▶ DATA FOR REVIEW:
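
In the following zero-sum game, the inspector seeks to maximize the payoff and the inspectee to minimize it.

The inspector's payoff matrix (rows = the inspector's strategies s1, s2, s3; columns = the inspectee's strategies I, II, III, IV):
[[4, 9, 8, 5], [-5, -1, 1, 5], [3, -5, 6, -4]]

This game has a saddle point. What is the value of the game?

4

Row minima: 4, -5, -5 → the inspector's maximin is 4.
Column maxima: 4, 9, 8, 5 → the inspectee's minimax is 4.
They coincide at (s1, I), so the value is 4.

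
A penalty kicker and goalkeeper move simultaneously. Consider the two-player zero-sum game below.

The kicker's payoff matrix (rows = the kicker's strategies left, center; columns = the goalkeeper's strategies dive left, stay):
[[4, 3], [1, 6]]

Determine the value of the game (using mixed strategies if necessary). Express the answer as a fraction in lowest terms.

7/2

Row minima are 3 and 1, so the kicker's maximin is 3; column maxima are 4 and 6, so the goalkeeper's minimax is 4. These differ, so the equilibrium is in mixed strategies.
Let the kicker play left with probability p. The goalkeeper is indifferent when 4p + (1−p) = 3p + 6(1−p), giving p = 5/6.
Let the goalkeeper play dive left with probability q. The kicker is indifferent when 4q + 3(1−q) = q + 6(1−q), giving q = 1/2.
The value is 4·(1/2) + (3)·(1/2) = 7/2.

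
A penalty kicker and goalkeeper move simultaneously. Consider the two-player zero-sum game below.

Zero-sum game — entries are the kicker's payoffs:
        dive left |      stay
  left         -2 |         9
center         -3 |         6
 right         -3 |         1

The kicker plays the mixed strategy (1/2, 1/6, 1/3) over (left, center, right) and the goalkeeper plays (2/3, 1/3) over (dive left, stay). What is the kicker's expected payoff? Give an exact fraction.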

▶ YOUR GOAL:
Going through the listing above, count the lines in which the word "stay" appears, and give only the number.

▶ COMPLETED EXERCISE:
3